### What is expected
Retype, word for word, every line of the records below starting at the one that contains "You owe $475.00" and ending at the one that contains "Emily's rewards card"; include both of those lines and nothing more.

[Collected data entries]

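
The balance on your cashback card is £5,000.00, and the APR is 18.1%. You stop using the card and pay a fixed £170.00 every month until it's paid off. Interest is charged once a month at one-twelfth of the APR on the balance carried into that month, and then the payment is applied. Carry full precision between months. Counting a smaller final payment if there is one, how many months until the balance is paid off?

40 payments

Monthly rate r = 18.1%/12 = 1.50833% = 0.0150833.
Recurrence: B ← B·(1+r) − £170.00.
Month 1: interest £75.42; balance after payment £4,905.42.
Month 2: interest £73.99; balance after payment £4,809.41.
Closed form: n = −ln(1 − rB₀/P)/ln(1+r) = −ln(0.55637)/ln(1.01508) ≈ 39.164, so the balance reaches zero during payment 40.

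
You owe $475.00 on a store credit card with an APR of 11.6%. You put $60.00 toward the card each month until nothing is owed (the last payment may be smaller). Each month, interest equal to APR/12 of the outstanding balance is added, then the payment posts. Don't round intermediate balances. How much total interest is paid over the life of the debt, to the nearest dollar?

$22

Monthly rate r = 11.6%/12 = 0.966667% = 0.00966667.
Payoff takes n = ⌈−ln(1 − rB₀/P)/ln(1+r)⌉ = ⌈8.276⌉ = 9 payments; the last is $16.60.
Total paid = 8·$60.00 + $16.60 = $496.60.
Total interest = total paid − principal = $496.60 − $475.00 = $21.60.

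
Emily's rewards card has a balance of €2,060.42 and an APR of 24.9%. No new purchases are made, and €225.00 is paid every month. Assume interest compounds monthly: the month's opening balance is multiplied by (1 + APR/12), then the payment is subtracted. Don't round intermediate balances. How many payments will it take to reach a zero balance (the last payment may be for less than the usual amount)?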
==
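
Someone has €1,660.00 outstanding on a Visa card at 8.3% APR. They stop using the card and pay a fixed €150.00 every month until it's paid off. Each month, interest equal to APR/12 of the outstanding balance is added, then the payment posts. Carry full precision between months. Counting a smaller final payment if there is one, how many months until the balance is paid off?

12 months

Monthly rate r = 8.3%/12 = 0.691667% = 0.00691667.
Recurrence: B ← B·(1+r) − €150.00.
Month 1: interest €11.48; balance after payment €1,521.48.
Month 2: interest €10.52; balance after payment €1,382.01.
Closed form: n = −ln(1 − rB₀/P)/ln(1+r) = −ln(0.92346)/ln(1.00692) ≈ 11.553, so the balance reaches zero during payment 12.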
---
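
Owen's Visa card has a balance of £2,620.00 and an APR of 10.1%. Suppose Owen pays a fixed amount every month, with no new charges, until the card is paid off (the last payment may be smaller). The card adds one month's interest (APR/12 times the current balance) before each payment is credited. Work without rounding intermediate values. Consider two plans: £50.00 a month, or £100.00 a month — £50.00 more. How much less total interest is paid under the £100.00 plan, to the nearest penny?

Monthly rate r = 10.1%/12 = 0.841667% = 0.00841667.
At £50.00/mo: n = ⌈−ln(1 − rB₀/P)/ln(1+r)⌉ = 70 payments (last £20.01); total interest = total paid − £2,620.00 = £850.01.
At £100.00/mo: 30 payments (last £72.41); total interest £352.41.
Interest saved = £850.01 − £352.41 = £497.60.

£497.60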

### Exercise answer
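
You owe $475.00 on a store credit card with an APR of 11.6%. You put $60.00 toward the card each month until nothing is owed (the last payment may be smaller). Each month, interest equal to APR/12 of the outstanding balance is added, then the payment posts. Don't round intermediate balances. How much total interest is paid over the life of the debt, to the nearest dollar?

$22

Monthly rate r = 11.6%/12 = 0.966667% = 0.00966667.
Payoff takes n = ⌈−ln(1 − rB₀/P)/ln(1+r)⌉ = ⌈8.276⌉ = 9 payments; the last is $16.60.
Total paid = 8·$60.00 + $16.60 = $496.60.
Total interest = total paid − principal = $496.60 − $475.00 = $21.60.

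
Emily's rewards card has a balance of €2,060.42 and an APR of 24.9%. No new purchases are made, and €225.00 is paid every month. Assume interest compounds monthly: the month's opening balance is multiplied by (1 + APR/12), then the payment is subtracted. Don't round intermediate balances. How many payments will it take to reach a zero balance (the last payment may be for less than the usual amount)?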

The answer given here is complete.